EXERCISE REQUIREMENTS: The output is to match the entries below character for character.

—————

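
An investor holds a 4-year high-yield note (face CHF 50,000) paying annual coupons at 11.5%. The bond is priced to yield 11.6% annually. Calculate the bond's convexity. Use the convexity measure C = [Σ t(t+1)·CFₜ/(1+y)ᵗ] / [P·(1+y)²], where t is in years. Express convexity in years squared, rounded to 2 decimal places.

With y = 0.116:
  t   CF        PV=CF/(1+0.116)^t    t·PV        t(t+1)·PV
  1     5,750.00     5,152.3297     5,152.3297      10,304.6595
  2     5,750.00     4,616.7829     9,233.5659      27,700.6976
  3     5,750.00     4,136.9023    12,410.7068      49,642.8272
  4    55,750.00    35,940.8293   143,763.3170     718,816.5852
  Σ                 49,846.8442   170,559.9194     806,464.7694
P = 49,846.8442.
Convexity = Σ t(t+1)·PV / [P·(1+y)²] = 806,464.7694 / (49,846.8442 × 1.245456) = 12.99030.

12.99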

—————

ANSWER TO THIS EXERCISE:
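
An investor holds a 4-year high-yield note (face CHF 50,000) paying annual coupons at 11.5%. The bond is priced to yield 11.6% annually. Calculate the bond's convexity. Use the convexity measure C = [Σ t(t+1)·CFₜ/(1+y)ᵗ] / [P·(1+y)²], where t is in years. Express convexity in years squared, rounded to 2 decimal places.

With y = 0.116:
  t   CF        PV=CF/(1+0.116)^t    t·PV        t(t+1)·PV
  1     5,750.00     5,152.3297     5,152.3297      10,304.6595
  2     5,750.00     4,616.7829     9,233.5659      27,700.6976
  3     5,750.00     4,136.9023    12,410.7068      49,642.8272
  4    55,750.00    35,940.8293   143,763.3170     718,816.5852
  Σ                 49,846.8442   170,559.9194     806,464.7694
P = 49,846.8442.
Convexity = Σ t(t+1)·PV / [P·(1+y)²] = 806,464.7694 / (49,846.8442 × 1.245456) = 12.99030.

12.99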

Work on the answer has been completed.